» **Exercise objective**
Give back only the lines in the records below from the one with "A:18, B:52, C:11, D:23, E:32, F:109, G:16" to the one with "31 | 78 | 144 |", both inclusive, word for word.

» **Materials provided**

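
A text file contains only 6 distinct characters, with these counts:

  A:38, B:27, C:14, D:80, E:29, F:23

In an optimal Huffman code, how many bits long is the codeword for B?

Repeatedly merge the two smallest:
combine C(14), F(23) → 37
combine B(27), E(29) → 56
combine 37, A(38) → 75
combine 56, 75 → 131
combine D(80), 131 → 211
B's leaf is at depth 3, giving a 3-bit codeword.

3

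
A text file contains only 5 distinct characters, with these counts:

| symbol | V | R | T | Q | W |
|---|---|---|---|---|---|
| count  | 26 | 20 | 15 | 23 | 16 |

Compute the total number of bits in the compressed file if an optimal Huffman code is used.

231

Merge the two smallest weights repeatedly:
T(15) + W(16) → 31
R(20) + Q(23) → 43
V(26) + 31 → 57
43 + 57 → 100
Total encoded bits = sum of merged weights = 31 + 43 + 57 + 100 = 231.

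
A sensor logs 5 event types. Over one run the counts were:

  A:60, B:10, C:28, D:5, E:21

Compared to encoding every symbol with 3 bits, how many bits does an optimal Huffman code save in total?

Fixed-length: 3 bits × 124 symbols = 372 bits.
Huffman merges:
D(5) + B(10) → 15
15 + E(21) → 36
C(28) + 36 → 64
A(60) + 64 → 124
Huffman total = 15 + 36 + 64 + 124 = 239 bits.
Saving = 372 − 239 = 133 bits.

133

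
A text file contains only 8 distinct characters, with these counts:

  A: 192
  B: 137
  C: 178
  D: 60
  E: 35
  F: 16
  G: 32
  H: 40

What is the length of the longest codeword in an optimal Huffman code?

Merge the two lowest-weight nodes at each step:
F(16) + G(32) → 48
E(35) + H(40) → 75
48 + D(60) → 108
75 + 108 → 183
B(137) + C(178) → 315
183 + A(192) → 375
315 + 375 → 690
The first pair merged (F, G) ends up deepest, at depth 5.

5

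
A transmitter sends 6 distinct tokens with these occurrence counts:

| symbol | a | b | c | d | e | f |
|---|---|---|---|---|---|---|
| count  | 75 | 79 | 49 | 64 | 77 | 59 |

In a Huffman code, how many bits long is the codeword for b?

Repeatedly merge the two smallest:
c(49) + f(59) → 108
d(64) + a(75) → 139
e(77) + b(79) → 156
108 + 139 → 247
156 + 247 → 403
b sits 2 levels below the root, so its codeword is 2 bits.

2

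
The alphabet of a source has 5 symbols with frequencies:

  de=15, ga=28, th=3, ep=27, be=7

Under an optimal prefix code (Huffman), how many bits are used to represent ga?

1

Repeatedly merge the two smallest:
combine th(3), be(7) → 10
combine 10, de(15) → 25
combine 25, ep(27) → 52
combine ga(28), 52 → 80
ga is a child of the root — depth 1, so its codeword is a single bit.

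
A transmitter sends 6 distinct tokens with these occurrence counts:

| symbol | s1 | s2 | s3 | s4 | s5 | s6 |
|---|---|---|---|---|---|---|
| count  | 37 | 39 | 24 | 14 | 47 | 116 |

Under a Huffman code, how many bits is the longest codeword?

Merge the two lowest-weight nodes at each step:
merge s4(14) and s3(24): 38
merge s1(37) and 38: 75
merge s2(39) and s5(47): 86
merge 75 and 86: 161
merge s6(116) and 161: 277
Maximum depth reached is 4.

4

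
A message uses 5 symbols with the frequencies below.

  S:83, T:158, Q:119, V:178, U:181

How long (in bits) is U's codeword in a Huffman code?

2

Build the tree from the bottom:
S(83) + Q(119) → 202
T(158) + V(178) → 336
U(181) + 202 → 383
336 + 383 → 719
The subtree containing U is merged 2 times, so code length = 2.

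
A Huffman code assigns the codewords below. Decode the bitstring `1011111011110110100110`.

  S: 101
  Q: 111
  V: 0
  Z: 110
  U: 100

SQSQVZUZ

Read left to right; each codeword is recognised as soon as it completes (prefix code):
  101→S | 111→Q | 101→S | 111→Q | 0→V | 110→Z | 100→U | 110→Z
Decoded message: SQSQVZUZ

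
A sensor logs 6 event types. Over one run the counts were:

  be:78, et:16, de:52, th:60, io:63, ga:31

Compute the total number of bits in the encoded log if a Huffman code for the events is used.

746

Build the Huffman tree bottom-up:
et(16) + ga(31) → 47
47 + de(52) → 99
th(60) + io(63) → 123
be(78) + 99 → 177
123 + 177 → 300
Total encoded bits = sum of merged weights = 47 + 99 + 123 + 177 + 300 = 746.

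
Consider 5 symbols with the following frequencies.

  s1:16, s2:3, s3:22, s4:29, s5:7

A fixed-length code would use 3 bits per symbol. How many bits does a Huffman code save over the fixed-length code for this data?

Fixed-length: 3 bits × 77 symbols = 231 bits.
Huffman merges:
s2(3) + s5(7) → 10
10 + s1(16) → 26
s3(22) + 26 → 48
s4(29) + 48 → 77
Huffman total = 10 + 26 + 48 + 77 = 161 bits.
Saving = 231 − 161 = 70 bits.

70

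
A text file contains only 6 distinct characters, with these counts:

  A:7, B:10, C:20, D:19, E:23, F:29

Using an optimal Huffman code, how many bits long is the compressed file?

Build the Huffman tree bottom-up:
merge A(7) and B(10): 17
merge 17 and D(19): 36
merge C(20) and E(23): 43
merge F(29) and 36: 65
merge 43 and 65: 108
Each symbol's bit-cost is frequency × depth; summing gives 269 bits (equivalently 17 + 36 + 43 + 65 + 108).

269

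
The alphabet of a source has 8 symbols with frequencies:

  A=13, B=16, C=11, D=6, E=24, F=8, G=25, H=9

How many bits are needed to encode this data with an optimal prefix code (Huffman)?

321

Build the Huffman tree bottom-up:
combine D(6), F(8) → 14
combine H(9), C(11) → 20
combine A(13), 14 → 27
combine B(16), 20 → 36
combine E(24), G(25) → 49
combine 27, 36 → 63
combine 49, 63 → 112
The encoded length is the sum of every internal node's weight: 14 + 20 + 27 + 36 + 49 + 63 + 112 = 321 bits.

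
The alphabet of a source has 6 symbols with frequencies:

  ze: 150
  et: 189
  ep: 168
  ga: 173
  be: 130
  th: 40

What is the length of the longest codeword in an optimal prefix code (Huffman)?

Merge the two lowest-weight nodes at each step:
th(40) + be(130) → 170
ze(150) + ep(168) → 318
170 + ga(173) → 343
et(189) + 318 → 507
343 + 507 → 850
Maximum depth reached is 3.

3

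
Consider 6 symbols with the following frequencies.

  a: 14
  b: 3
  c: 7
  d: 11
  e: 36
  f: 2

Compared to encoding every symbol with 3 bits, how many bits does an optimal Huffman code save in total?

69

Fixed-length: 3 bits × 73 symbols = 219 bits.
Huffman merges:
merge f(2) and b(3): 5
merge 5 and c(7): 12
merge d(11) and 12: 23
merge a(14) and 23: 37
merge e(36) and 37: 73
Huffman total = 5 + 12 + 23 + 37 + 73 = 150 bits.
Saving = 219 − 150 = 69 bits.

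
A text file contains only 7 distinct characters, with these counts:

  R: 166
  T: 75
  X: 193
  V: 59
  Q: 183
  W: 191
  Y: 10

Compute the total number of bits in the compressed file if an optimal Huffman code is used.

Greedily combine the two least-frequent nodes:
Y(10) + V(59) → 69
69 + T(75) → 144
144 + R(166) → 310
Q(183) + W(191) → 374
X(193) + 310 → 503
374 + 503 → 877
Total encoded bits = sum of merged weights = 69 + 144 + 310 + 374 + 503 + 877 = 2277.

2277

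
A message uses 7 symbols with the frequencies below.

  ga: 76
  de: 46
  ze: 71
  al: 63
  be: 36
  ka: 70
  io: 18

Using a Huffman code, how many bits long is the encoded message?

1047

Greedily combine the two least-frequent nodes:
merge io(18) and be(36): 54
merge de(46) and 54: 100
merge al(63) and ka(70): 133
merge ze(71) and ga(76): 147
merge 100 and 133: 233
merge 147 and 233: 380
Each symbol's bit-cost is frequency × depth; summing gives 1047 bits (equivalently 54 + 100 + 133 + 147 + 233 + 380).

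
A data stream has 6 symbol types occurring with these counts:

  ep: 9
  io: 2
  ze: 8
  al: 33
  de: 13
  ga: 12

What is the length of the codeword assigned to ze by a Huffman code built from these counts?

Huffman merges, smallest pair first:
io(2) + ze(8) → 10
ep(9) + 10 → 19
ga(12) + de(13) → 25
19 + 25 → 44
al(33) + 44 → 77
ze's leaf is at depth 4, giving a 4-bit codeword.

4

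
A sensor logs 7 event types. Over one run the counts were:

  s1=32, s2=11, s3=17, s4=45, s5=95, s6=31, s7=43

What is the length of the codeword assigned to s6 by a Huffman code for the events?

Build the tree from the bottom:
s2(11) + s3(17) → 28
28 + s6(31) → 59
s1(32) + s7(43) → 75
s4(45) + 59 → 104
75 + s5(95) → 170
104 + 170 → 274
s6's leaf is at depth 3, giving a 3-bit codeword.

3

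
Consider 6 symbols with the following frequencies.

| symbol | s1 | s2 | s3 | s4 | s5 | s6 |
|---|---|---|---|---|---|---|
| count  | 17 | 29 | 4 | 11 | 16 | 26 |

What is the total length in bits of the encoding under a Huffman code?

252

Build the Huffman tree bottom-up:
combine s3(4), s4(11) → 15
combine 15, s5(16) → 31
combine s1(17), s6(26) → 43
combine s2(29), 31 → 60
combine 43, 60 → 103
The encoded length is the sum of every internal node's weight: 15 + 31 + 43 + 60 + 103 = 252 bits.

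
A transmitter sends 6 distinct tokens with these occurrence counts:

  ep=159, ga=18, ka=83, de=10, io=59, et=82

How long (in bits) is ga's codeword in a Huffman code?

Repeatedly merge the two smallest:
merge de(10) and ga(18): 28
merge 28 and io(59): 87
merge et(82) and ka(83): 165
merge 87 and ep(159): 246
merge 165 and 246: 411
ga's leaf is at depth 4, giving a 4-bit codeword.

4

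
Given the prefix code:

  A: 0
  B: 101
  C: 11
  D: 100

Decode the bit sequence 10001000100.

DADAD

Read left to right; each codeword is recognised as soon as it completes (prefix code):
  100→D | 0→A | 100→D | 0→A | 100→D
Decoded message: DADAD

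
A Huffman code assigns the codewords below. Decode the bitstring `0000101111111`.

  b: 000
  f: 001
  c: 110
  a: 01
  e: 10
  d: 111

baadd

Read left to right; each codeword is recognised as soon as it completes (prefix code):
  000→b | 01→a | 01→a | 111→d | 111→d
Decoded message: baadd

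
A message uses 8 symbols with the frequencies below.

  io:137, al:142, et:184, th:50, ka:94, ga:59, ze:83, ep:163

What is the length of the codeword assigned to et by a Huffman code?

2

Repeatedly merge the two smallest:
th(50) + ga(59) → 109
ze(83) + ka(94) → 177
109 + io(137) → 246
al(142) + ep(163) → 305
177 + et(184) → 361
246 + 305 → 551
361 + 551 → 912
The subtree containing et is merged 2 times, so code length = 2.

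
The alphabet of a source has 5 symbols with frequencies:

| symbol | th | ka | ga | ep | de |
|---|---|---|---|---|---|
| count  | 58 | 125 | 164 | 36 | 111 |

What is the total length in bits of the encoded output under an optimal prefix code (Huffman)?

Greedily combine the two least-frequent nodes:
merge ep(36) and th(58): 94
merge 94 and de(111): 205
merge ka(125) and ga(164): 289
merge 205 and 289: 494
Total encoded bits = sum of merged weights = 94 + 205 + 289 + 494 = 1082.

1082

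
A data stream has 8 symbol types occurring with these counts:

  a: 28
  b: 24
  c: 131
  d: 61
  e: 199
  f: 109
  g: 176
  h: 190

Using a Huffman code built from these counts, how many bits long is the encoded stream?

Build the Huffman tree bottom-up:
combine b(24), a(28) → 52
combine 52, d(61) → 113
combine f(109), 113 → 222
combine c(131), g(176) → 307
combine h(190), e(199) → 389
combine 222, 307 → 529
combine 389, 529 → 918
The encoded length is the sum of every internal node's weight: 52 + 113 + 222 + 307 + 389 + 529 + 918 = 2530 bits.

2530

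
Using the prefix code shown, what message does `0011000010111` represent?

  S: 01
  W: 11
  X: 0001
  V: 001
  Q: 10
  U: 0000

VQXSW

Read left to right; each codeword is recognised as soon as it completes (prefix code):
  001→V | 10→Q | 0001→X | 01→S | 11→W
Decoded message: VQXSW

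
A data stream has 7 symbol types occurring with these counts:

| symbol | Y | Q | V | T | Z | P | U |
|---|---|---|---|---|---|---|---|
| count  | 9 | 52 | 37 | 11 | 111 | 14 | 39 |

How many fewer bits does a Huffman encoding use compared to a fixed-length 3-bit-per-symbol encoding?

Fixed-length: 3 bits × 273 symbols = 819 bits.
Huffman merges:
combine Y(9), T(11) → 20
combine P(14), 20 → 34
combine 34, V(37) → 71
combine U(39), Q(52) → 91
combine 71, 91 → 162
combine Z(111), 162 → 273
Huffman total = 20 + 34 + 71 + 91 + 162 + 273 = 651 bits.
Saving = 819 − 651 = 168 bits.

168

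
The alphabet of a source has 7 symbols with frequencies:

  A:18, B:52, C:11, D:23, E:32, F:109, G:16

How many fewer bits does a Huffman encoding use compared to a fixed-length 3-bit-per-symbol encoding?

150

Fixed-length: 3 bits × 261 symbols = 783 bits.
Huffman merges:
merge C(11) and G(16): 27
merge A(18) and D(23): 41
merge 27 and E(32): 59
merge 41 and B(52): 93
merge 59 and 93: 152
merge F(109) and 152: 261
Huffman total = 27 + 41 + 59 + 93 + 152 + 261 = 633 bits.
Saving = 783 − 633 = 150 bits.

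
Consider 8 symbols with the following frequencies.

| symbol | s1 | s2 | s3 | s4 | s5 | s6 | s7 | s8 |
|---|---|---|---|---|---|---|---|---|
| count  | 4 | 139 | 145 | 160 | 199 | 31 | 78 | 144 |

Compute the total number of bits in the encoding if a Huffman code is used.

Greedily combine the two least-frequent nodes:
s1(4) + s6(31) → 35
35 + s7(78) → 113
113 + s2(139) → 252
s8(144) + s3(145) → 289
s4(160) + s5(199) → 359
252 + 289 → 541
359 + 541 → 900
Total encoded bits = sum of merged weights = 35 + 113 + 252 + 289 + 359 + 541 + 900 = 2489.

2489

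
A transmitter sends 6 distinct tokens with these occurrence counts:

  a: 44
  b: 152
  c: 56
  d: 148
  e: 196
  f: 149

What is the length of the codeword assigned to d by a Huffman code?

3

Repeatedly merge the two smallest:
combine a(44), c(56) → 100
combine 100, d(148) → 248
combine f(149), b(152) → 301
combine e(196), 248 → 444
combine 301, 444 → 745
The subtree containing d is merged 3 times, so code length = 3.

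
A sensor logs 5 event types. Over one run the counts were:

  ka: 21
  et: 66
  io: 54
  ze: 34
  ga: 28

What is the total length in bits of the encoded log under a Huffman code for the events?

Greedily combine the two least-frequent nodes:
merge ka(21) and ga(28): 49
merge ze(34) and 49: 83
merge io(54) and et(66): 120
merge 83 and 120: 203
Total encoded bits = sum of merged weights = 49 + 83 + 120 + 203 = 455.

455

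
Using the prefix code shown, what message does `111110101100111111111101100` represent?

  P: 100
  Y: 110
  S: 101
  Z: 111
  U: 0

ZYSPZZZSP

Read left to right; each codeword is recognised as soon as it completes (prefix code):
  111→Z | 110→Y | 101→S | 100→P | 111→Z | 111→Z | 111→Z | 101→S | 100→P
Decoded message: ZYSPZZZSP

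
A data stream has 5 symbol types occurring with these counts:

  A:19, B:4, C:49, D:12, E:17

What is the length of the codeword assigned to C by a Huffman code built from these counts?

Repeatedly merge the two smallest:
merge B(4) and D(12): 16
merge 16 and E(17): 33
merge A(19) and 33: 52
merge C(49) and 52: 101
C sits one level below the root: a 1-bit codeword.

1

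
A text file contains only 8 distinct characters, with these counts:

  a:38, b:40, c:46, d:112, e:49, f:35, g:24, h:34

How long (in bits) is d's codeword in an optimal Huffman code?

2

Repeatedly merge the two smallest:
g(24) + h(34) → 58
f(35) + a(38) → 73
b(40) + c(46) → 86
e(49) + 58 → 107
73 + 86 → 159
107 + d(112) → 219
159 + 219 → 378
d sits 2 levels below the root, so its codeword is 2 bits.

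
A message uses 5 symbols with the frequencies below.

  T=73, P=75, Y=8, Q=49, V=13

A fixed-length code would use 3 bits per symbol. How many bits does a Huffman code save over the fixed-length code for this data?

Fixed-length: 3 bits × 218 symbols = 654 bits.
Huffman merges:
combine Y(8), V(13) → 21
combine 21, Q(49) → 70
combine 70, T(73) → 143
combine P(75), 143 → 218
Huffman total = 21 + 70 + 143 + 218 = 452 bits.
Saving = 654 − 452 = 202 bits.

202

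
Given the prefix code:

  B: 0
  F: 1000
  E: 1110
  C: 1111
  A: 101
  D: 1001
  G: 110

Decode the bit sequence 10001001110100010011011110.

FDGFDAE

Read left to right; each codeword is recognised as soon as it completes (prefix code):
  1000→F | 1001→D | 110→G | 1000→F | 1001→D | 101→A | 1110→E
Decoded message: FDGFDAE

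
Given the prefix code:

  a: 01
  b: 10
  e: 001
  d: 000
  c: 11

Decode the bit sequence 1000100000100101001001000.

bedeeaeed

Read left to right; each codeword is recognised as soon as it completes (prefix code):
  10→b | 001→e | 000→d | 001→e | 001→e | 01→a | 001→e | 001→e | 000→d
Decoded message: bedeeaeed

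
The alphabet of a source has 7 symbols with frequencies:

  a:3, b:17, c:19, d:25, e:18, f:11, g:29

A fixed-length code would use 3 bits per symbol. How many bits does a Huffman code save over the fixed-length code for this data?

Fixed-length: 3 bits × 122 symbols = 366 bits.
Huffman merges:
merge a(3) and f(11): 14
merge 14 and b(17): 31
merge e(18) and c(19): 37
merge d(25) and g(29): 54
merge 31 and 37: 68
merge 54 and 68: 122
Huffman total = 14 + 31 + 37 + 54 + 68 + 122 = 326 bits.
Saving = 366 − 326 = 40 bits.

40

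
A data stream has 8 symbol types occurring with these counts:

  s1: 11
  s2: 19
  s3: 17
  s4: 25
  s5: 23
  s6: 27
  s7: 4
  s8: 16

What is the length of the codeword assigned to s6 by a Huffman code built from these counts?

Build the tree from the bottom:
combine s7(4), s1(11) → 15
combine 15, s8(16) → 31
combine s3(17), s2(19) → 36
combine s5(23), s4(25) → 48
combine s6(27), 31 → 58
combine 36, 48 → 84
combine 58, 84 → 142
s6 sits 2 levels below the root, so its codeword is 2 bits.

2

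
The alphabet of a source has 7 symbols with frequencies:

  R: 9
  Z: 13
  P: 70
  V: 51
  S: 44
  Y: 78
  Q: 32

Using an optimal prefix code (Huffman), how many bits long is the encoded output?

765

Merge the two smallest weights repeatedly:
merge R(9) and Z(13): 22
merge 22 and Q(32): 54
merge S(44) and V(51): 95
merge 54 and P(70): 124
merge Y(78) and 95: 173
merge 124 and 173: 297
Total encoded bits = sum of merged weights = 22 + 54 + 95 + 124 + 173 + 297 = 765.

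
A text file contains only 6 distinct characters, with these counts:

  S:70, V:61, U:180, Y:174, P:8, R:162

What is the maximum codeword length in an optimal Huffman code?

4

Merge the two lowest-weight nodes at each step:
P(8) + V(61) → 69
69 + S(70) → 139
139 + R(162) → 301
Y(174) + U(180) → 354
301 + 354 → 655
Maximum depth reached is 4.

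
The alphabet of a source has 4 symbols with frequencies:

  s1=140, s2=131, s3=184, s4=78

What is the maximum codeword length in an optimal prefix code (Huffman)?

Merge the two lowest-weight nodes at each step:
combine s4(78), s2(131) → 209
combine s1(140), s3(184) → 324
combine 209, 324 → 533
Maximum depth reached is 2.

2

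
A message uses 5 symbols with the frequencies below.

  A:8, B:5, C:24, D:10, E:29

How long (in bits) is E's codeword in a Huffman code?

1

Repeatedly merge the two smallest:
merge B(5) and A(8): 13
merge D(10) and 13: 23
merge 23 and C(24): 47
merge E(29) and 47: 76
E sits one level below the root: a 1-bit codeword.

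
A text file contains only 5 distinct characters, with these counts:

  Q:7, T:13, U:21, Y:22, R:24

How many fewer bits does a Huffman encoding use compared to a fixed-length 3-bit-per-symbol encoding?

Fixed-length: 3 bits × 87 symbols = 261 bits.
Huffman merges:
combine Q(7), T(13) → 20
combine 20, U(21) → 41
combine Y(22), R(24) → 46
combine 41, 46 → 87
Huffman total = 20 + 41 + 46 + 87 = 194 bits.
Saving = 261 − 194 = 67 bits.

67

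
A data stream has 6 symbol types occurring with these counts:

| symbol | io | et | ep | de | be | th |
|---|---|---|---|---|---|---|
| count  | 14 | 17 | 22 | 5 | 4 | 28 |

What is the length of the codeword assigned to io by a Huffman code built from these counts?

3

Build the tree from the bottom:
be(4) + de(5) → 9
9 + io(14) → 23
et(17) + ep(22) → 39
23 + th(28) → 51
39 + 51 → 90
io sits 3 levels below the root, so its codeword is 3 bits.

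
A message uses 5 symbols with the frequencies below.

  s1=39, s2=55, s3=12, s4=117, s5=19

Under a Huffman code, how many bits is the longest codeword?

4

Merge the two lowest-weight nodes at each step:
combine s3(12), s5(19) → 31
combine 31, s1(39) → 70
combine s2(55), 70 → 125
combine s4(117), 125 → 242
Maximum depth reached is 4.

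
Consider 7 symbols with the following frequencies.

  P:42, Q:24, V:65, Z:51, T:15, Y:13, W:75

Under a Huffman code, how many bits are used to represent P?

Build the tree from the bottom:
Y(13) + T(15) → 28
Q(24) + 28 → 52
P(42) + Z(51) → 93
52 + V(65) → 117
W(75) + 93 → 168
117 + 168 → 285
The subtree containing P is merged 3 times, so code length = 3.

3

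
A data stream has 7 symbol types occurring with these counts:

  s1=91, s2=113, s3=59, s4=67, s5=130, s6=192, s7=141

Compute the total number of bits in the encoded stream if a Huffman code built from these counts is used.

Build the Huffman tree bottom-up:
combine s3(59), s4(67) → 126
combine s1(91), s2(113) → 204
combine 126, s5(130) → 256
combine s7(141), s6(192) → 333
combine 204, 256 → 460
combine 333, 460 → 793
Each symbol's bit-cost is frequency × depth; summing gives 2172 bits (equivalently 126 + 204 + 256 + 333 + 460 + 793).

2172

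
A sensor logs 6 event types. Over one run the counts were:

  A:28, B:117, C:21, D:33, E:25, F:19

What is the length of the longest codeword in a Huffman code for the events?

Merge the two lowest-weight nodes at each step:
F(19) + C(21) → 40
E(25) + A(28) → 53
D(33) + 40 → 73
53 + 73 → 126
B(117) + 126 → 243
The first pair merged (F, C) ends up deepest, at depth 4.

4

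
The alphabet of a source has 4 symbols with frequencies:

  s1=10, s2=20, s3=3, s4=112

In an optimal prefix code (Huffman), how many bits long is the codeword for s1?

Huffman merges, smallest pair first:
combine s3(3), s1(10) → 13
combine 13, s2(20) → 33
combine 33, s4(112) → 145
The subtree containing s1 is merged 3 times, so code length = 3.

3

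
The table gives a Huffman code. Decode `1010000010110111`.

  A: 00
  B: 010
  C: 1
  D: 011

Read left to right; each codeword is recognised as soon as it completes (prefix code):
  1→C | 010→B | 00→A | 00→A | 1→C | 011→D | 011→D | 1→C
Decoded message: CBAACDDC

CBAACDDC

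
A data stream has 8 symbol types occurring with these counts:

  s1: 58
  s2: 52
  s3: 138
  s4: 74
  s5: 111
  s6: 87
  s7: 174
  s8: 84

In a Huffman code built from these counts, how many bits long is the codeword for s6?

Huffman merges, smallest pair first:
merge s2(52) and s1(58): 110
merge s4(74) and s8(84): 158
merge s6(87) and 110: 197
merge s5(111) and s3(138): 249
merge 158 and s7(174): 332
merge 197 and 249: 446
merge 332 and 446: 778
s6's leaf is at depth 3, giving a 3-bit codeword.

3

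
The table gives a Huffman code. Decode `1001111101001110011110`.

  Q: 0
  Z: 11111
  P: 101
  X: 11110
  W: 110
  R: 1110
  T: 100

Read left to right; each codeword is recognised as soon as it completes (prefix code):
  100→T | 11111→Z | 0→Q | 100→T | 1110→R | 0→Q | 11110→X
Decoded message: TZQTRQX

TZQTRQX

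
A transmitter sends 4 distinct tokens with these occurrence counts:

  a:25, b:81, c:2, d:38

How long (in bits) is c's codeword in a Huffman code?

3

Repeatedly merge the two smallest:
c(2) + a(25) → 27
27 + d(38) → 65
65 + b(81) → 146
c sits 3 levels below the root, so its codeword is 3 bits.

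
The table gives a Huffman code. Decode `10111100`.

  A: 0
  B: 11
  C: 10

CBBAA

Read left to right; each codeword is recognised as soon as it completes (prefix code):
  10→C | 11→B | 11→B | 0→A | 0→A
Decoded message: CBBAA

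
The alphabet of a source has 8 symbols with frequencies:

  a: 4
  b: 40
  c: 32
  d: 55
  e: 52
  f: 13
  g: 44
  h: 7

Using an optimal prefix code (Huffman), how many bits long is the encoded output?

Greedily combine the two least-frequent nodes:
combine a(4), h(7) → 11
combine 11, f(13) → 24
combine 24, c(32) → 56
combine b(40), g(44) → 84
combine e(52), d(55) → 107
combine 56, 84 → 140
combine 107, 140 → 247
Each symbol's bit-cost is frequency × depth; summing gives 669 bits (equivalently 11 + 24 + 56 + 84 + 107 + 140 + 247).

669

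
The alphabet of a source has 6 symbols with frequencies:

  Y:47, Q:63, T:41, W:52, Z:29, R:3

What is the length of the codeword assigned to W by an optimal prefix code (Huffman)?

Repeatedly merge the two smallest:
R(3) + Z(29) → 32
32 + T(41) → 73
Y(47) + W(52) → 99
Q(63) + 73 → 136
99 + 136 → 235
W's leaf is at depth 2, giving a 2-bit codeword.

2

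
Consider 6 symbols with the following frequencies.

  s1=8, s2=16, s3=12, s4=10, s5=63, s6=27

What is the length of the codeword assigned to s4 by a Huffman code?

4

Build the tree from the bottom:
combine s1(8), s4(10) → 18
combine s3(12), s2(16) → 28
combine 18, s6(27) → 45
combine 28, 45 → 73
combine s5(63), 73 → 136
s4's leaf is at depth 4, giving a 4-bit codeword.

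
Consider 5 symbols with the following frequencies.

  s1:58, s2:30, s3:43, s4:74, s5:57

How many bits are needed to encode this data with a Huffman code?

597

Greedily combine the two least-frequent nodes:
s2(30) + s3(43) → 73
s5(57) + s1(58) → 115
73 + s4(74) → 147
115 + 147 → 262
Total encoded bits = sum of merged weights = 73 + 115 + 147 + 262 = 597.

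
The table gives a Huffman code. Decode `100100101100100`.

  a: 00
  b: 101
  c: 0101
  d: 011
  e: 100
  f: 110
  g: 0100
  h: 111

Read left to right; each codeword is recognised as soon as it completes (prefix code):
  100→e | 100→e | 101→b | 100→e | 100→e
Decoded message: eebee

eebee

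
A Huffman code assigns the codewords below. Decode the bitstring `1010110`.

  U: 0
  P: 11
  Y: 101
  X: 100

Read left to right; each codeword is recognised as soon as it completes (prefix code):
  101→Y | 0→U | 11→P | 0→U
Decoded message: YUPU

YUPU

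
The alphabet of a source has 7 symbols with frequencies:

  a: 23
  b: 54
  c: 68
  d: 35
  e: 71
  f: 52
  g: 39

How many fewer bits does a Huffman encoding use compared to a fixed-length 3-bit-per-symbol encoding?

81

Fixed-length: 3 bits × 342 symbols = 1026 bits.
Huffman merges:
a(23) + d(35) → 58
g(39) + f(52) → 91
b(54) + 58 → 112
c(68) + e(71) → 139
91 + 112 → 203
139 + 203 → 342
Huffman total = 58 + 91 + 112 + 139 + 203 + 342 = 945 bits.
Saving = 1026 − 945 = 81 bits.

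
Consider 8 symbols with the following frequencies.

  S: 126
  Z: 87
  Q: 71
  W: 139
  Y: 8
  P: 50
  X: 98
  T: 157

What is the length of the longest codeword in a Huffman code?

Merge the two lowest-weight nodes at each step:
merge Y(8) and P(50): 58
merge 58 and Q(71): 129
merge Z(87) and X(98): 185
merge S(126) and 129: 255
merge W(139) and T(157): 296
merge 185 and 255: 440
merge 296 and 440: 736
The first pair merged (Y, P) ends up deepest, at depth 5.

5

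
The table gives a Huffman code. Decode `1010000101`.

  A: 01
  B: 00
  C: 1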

» **Completed exercise**
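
  A:18, B:52, C:11, D:23, E:32, F:109, G:16

How many fewer bits does a Huffman encoding use compared to a fixed-length 3-bit-per-symbol encoding?

150

Fixed-length: 3 bits × 261 symbols = 783 bits.
Huffman merges:
merge C(11) and G(16): 27
merge A(18) and D(23): 41
merge 27 and E(32): 59
merge 41 and B(52): 93
merge 59 and 93: 152
merge F(109) and 152: 261
Huffman total = 27 + 41 + 59 + 93 + 152 + 261 = 633 bits.
Saving = 783 − 633 = 150 bits.

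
Consider 8 symbols with the following frequencies.

| symbol | s1 | s2 | s3 | s4 | s5 | s6 | s7 | s8 |
|---|---|---|---|---|---|---|---|---|
| count  | 4 | 139 | 145 | 160 | 199 | 31 | 78 | 144 |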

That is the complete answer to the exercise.